§ Work required: Each line of the listing that contains "vital" should be found and copied.

[Data supplied — start]

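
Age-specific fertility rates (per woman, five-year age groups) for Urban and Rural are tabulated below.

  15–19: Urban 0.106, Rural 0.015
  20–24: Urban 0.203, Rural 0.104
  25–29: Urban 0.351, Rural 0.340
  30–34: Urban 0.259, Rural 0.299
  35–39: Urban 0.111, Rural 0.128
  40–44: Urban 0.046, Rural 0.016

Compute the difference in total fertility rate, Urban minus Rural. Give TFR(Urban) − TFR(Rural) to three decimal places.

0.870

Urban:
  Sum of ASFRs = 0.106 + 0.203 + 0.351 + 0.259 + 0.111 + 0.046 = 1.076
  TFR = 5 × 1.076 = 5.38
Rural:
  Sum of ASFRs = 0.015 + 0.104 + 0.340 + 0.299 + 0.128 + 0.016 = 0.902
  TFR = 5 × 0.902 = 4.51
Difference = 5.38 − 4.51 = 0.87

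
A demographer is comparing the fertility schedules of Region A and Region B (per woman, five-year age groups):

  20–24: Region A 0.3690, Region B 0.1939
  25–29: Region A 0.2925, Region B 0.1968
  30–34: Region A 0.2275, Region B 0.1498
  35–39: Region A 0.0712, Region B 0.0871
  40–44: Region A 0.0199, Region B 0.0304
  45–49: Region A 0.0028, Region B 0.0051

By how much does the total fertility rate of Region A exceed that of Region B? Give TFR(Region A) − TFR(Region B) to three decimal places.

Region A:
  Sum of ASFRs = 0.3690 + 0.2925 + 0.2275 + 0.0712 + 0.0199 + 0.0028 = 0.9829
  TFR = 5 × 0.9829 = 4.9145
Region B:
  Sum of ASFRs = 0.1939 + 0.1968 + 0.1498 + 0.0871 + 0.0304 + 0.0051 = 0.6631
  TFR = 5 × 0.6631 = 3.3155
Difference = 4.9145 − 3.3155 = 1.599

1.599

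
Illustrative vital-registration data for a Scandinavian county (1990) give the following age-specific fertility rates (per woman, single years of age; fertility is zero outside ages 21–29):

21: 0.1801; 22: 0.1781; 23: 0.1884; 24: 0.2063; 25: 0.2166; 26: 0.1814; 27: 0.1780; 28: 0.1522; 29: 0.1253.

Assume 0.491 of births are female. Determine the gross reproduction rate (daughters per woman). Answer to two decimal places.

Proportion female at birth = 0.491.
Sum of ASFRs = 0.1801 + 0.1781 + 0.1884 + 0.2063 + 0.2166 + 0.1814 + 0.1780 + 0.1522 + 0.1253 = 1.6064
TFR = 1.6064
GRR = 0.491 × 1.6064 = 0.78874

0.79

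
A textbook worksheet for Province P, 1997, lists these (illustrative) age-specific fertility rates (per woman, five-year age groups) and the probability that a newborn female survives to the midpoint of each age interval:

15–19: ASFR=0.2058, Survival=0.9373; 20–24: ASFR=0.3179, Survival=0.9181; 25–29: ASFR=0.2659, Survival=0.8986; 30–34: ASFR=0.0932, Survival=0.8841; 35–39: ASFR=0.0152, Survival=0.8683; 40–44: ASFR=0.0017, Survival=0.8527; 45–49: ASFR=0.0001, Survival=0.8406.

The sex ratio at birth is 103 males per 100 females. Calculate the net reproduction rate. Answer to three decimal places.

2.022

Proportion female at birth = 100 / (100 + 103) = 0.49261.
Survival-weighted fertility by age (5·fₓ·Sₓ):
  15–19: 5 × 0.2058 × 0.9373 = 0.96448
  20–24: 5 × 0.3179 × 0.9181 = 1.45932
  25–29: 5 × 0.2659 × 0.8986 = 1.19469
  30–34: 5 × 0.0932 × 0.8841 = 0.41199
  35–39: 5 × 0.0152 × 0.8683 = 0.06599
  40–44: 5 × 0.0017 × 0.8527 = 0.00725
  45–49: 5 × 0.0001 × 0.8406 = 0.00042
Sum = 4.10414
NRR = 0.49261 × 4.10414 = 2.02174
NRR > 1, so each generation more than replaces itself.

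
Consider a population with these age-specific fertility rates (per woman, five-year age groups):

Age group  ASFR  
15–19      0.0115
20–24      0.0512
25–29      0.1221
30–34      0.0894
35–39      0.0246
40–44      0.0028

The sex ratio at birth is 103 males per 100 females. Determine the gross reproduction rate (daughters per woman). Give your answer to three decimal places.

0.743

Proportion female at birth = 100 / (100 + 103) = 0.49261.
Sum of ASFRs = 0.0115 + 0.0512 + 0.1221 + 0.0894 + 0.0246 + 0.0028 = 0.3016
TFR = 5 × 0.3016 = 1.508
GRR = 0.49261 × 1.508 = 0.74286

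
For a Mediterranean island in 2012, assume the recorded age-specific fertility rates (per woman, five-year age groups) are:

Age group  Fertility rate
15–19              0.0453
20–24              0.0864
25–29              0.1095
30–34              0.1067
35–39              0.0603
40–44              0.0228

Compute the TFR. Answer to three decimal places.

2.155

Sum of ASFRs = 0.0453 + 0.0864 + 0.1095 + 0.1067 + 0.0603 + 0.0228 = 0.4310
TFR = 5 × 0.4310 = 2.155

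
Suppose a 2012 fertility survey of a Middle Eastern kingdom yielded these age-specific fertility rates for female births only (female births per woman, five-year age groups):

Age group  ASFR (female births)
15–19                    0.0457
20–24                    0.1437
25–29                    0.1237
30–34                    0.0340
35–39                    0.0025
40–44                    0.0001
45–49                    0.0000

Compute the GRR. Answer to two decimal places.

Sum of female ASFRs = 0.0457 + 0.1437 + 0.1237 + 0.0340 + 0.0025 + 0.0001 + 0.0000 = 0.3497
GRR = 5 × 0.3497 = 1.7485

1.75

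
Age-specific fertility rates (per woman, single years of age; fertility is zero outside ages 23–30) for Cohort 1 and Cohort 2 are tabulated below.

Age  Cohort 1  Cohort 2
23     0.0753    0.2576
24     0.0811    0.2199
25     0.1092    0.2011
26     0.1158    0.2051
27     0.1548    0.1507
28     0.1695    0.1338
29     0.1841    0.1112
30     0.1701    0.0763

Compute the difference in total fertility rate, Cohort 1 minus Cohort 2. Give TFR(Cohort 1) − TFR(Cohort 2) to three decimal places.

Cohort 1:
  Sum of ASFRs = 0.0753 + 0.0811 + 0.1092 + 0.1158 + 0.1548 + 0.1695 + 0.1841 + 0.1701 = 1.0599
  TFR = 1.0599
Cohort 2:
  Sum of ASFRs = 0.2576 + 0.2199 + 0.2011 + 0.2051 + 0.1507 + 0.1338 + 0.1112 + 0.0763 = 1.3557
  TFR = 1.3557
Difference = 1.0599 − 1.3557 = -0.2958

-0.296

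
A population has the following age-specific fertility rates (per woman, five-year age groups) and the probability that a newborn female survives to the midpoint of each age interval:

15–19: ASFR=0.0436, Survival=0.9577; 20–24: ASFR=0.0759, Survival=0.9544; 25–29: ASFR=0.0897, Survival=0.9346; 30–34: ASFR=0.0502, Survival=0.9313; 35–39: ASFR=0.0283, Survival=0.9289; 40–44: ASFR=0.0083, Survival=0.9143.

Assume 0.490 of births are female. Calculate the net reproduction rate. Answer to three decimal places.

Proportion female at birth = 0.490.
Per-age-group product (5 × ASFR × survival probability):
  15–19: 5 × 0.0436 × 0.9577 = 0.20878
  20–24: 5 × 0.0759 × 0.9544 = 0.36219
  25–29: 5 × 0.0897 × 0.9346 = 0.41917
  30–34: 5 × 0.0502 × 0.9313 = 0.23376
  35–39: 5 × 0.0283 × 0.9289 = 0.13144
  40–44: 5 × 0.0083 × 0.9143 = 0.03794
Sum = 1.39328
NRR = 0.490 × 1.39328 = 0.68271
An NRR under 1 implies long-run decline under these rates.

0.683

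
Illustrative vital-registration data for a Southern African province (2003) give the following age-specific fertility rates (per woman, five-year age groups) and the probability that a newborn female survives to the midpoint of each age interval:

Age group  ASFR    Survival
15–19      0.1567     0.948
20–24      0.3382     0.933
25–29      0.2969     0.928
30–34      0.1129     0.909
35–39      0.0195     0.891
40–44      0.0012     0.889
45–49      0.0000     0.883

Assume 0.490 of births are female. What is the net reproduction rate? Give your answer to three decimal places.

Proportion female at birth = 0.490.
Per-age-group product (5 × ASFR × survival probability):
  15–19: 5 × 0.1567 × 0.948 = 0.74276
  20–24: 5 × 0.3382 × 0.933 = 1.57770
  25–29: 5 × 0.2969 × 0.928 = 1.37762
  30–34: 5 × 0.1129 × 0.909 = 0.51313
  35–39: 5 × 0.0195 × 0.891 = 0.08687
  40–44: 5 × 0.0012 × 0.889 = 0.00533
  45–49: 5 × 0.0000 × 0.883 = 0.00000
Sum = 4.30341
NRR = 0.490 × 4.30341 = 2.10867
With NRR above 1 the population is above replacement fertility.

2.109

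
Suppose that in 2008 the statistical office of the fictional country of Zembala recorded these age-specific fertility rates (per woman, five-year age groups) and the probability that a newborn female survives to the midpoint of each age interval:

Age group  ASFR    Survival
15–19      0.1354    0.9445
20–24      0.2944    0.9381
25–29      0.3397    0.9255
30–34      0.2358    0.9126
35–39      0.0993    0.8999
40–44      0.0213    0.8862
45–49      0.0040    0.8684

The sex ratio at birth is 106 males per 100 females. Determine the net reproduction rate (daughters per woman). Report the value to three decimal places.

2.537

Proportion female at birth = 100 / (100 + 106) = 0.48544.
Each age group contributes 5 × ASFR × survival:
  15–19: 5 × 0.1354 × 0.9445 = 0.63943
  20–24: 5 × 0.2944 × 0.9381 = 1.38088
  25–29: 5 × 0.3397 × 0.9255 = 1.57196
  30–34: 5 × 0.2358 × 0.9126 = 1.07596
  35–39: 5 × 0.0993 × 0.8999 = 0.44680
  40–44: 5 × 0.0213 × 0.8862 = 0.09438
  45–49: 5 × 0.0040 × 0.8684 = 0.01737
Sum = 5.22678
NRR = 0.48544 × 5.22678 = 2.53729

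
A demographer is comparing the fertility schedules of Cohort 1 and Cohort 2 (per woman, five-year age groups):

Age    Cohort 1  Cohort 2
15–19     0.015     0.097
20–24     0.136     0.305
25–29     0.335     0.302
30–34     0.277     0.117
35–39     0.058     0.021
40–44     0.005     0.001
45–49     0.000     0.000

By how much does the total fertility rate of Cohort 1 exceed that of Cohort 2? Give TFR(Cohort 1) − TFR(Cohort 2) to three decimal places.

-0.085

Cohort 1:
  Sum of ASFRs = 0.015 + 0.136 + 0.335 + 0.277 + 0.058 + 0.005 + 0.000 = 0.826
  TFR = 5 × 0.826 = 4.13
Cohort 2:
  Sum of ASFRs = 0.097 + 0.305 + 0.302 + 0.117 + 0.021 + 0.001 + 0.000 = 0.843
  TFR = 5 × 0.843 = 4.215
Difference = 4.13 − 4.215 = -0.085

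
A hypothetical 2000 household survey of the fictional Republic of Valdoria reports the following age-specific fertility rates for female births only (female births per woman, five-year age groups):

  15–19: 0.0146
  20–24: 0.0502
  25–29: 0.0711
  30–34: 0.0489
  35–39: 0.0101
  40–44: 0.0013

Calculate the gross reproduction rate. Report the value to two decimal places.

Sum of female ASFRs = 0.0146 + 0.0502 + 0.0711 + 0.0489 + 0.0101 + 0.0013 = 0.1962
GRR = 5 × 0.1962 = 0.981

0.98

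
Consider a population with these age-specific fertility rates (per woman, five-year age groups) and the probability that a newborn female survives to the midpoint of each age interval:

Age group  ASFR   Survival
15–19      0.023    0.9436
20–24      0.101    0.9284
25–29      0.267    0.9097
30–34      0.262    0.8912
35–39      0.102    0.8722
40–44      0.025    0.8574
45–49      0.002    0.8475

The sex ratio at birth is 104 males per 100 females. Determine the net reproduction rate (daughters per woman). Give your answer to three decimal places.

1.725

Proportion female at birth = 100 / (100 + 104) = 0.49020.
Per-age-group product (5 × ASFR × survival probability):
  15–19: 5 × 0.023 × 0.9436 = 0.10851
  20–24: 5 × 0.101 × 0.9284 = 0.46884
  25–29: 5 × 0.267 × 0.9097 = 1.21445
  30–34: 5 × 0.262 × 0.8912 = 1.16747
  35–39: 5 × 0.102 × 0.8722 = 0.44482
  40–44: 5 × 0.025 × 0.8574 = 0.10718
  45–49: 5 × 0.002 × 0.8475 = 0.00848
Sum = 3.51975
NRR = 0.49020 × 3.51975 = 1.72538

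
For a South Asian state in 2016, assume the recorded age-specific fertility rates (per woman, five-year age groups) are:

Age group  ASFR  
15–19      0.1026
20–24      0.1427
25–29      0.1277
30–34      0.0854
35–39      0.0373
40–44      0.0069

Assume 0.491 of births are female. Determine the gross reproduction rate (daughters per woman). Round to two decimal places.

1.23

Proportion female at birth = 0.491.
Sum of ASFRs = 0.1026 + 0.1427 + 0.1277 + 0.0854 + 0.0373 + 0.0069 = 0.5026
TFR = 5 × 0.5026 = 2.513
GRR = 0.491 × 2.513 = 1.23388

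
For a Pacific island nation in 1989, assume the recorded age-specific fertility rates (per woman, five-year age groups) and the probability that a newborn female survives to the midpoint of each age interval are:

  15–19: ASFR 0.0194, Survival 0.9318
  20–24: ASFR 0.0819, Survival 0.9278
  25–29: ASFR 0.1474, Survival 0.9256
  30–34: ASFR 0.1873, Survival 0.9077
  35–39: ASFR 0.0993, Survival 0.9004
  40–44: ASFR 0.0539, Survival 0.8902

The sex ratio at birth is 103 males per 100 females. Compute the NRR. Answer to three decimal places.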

[Data supplied — finish]

§ Your response:
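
Illustrative vital-registration data for a Scandinavian county (1990) give the following age-specific fertility rates (per woman, single years of age; fertility is zero outside ages 21–29):
Illustrative vital-registration data for a Southern African province (2003) give the following age-specific fertility rates (per woman, five-year age groups) and the probability that a newborn female survives to the midpoint of each age interval: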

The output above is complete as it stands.